Task directions | Please reproduce each of the following entries exactly.

=== Begin Enclosure ===

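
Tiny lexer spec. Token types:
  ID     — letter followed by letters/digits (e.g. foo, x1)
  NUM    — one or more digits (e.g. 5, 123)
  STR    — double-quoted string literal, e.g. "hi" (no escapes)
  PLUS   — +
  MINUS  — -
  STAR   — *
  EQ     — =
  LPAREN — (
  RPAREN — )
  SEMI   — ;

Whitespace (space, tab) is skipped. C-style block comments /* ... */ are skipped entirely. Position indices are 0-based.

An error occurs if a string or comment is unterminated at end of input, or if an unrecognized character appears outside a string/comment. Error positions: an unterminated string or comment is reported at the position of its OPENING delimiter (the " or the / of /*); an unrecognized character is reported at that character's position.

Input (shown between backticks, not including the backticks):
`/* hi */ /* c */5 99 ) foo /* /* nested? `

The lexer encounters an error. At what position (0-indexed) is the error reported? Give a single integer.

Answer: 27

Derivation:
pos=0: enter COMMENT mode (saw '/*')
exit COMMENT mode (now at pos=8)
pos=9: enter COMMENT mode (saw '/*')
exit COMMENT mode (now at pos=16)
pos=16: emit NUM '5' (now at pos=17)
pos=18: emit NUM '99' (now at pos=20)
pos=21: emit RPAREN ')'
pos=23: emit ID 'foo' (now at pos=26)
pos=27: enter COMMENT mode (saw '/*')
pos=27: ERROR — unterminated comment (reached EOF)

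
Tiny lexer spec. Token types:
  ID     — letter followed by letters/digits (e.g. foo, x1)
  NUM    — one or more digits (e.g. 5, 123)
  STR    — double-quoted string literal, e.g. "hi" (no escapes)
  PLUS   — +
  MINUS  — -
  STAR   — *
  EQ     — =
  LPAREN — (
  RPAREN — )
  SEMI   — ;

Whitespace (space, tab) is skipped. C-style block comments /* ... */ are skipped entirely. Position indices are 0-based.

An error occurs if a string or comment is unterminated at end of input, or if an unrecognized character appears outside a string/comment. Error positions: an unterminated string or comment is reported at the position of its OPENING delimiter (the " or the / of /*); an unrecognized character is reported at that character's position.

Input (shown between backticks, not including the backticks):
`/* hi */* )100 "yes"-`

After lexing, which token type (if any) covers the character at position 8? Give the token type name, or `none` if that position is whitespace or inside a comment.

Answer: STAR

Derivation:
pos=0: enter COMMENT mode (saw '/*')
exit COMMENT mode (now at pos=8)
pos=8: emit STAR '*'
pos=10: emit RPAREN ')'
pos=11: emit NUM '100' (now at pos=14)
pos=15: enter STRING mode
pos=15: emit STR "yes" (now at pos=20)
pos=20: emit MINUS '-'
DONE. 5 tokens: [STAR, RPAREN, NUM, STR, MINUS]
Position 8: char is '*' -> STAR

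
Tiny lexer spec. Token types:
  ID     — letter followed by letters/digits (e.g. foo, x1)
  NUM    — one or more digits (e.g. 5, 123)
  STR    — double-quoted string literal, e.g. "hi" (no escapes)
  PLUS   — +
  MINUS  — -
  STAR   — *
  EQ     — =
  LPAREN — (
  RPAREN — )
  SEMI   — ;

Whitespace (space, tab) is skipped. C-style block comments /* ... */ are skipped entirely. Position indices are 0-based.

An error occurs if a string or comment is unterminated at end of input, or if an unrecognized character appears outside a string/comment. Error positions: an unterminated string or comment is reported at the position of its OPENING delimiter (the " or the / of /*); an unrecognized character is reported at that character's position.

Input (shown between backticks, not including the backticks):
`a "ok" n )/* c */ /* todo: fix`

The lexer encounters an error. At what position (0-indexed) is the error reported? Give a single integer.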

=== End Enclosure ===

The completed task |
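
Tiny lexer spec. Token types:
  ID     — letter followed by letters/digits (e.g. foo, x1)
  NUM    — one or more digits (e.g. 5, 123)
  STR    — double-quoted string literal, e.g. "hi" (no escapes)
  PLUS   — +
  MINUS  — -
  STAR   — *
  EQ     — =
  LPAREN — (
  RPAREN — )
  SEMI   — ;

Whitespace (space, tab) is skipped. C-style block comments /* ... */ are skipped entirely. Position indices are 0-based.

An error occurs if a string or comment is unterminated at end of input, or if an unrecognized character appears outside a string/comment. Error positions: an unterminated string or comment is reported at the position of its OPENING delimiter (the " or the / of /*); an unrecognized character is reported at that character's position.

Input (shown between backticks, not including the backticks):
`/* hi */ /* c */5 99 ) foo /* /* nested? `

The lexer encounters an error. At what position (0-indexed) is the error reported? Give a single integer.

Answer: 27

Derivation:
pos=0: enter COMMENT mode (saw '/*')
exit COMMENT mode (now at pos=8)
pos=9: enter COMMENT mode (saw '/*')
exit COMMENT mode (now at pos=16)
pos=16: emit NUM '5' (now at pos=17)
pos=18: emit NUM '99' (now at pos=20)
pos=21: emit RPAREN ')'
pos=23: emit ID 'foo' (now at pos=26)
pos=27: enter COMMENT mode (saw '/*')
pos=27: ERROR — unterminated comment (reached EOF)

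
Tiny lexer spec. Token types:
  ID     — letter followed by letters/digits (e.g. foo, x1)
  NUM    — one or more digits (e.g. 5, 123)
  STR    — double-quoted string literal, e.g. "hi" (no escapes)
  PLUS   — +
  MINUS  — -
  STAR   — *
  EQ     — =
  LPAREN — (
  RPAREN — )
  SEMI   — ;

Whitespace (space, tab) is skipped. C-style block comments /* ... */ are skipped entirely. Position indices are 0-based.

An error occurs if a string or comment is unterminated at end of input, or if an unrecognized character appears outside a string/comment. Error positions: an unterminated string or comment is reported at the position of its OPENING delimiter (the " or the / of /*); an unrecognized character is reported at that character's position.

Input (shown between backticks, not including the backticks):
`/* hi */* )100 "yes"-`

After lexing, which token type (if any) covers the character at position 8? Give the token type name, or `none` if that position is whitespace or inside a comment.

Answer: STAR

Derivation:
pos=0: enter COMMENT mode (saw '/*')
exit COMMENT mode (now at pos=8)
pos=8: emit STAR '*'
pos=10: emit RPAREN ')'
pos=11: emit NUM '100' (now at pos=14)
pos=15: enter STRING mode
pos=15: emit STR "yes" (now at pos=20)
pos=20: emit MINUS '-'
DONE. 5 tokens: [STAR, RPAREN, NUM, STR, MINUS]
Position 8: char is '*' -> STAR

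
Tiny lexer spec. Token types:
  ID     — letter followed by letters/digits (e.g. foo, x1)
  NUM    — one or more digits (e.g. 5, 123)
  STR    — double-quoted string literal, e.g. "hi" (no escapes)
  PLUS   — +
  MINUS  — -
  STAR   — *
  EQ     — =
  LPAREN — (
  RPAREN — )
  SEMI   — ;

Whitespace (space, tab) is skipped. C-style block comments /* ... */ are skipped entirely. Position indices are 0-based.

An error occurs if a string or comment is unterminated at end of input, or if an unrecognized character appears outside a string/comment. Error positions: an unterminated string or comment is reported at the position of its OPENING delimiter (the " or the / of /*); an unrecognized character is reported at that character's position.

Input (shown between backticks, not including the backticks):
`a "ok" n )/* c */ /* todo: fix`

The lexer encounters an error. At what position (0-indexed) is the error reported? Give a single integer.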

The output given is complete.